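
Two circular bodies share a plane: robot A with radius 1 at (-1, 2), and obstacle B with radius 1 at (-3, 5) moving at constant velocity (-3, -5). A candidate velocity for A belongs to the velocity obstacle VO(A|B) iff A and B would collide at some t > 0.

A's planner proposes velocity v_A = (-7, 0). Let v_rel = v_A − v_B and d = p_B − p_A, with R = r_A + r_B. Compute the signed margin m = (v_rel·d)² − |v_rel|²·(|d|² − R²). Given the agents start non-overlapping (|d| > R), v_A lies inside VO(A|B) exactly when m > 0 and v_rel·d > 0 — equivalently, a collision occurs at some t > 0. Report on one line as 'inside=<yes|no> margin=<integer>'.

d = (-2, 3),  |d|² = 13;  R = 1+1 = 2,  c = 13−2² = 9
v_rel = (-4, 5),  |v_rel|² = 41;  v_rel·d = (-4)·(-2) + (5)·(3) = 23
41·t² − 46·t + 9 = 0  ⇒  m = 23² − 41·9 = 160
m = 160 > 0,  v_rel·d = 23 > 0  ⇒  inside

inside=yes margin=160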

————————

Lines from the one containing "A's planner proposes" through the last line of the records, restated word for word: that is the whole response.

◆ **Solution for this problem**:
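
A's planner proposes velocity v_A = (-7, 0). Let v_rel = v_A − v_B and d = p_B − p_A, with R = r_A + r_B. Compute the signed margin m = (v_rel·d)² − |v_rel|²·(|d|² − R²). Given the agents start non-overlapping (|d| > R), v_A lies inside VO(A|B) exactly when m > 0 and v_rel·d > 0 — equivalently, a collision occurs at some t > 0. Report on one line as 'inside=<yes|no> margin=<integer>'.

d = (-2, 3),  |d|² = 13;  R = 1+1 = 2,  c = 13−2² = 9
v_rel = (-4, 5),  |v_rel|² = 41;  v_rel·d = (-4)·(-2) + (5)·(3) = 23
41·t² − 46·t + 9 = 0  ⇒  m = 23² − 41·9 = 160
m = 160 > 0,  v_rel·d = 23 > 0  ⇒  inside

inside=yes margin=160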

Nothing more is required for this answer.